[MATERIAL FOR THE TASK]
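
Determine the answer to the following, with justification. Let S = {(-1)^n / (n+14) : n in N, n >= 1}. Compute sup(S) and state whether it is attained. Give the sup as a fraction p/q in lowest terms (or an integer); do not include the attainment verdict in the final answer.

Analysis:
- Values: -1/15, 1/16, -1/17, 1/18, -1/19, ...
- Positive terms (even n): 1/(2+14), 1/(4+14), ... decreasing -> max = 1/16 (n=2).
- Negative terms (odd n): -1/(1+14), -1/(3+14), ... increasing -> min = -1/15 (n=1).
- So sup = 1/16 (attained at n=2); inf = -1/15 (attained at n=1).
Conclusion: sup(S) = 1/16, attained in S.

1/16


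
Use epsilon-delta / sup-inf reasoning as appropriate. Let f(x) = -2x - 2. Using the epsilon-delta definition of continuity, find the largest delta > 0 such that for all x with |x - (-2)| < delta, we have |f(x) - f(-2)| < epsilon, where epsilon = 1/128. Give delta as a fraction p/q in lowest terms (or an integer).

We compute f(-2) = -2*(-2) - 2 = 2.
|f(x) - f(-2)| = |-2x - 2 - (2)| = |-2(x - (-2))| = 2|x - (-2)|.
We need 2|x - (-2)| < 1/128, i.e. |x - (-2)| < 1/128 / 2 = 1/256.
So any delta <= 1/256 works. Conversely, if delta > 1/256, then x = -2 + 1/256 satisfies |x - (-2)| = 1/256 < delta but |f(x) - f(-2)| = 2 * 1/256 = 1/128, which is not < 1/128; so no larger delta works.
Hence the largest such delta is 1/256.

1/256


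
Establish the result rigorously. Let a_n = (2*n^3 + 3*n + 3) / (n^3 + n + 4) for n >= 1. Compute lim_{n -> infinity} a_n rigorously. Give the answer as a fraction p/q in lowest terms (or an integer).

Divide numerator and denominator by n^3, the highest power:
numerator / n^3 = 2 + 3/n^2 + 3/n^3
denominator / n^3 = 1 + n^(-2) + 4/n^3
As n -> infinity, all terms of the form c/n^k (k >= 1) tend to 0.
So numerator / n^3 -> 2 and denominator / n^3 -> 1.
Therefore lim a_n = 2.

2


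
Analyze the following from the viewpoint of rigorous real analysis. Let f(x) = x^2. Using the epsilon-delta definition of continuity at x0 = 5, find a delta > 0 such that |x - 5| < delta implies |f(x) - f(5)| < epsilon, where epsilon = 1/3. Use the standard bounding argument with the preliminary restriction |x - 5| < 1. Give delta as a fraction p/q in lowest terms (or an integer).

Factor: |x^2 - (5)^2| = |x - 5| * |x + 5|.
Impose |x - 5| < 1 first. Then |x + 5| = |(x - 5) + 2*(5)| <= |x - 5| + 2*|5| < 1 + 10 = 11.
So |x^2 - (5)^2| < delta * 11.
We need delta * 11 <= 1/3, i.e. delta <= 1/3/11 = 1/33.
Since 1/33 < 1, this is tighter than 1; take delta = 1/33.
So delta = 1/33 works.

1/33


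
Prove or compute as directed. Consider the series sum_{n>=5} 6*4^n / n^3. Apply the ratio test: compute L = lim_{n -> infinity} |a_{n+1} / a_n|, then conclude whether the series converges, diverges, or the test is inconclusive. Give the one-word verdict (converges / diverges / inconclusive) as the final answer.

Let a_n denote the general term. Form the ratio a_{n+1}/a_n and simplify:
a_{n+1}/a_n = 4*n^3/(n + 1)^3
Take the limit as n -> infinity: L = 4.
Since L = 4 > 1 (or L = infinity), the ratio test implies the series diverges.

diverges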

[WHAT IS NEEDED]
The answer should consist only of the lines from the one with "Prove or compute" to the final line of the records above, retyped word for word.

[SOLUTION FOR THIS TASK]
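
Prove or compute as directed. Consider the series sum_{n>=5} 6*4^n / n^3. Apply the ratio test: compute L = lim_{n -> infinity} |a_{n+1} / a_n|, then conclude whether the series converges, diverges, or the test is inconclusive. Give the one-word verdict (converges / diverges / inconclusive) as the final answer.

Let a_n denote the general term. Form the ratio a_{n+1}/a_n and simplify:
a_{n+1}/a_n = 4*n^3/(n + 1)^3
Take the limit as n -> infinity: L = 4.
Since L = 4 > 1 (or L = infinity), the ratio test implies the series diverges.

diverges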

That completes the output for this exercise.